The problem: After locating the line with "A fraud alert", reproduce that line and every one following it exactly, up to the end of the entries.
━━━━━━
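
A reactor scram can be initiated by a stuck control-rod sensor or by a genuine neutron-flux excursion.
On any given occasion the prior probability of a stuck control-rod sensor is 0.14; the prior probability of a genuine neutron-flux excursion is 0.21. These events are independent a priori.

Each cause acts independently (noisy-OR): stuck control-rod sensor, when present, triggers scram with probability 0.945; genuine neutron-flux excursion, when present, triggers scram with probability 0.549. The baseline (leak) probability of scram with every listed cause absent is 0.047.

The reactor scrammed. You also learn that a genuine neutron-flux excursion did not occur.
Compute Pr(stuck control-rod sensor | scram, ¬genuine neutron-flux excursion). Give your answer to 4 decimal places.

Under noisy-OR, P(scram | causes) = 1 − (1−0.047)·∏(1−qᵢ) over the active causes.
Weight on stuck control-rod sensor=true, given the evidence: 0.947585×0.14 = 0.132662
Normalizer over all consistent configurations: 0.047×0.86 + 0.947585×0.14 = 0.173082
Posterior = 0.132662 / 0.173082 ≈ 0.7665

Pr(stuck control-rod sensor | scram, ¬genuine neutron-flux excursion) ≈ 0.7665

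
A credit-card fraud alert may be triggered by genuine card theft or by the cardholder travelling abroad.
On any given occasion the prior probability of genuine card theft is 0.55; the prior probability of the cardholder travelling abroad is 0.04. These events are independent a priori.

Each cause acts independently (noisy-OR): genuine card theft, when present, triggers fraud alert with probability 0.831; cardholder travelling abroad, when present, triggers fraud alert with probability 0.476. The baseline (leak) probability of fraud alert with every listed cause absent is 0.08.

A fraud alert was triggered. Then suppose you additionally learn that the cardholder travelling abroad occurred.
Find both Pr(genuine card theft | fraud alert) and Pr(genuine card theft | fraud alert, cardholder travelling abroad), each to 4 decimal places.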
━━━━━━
Response to the task:
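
A fraud alert was triggered. Then suppose you additionally learn that the cardholder travelling abroad occurred.
Find both Pr(genuine card theft | fraud alert) and Pr(genuine card theft | fraud alert, cardholder travelling abroad), each to 4 decimal places.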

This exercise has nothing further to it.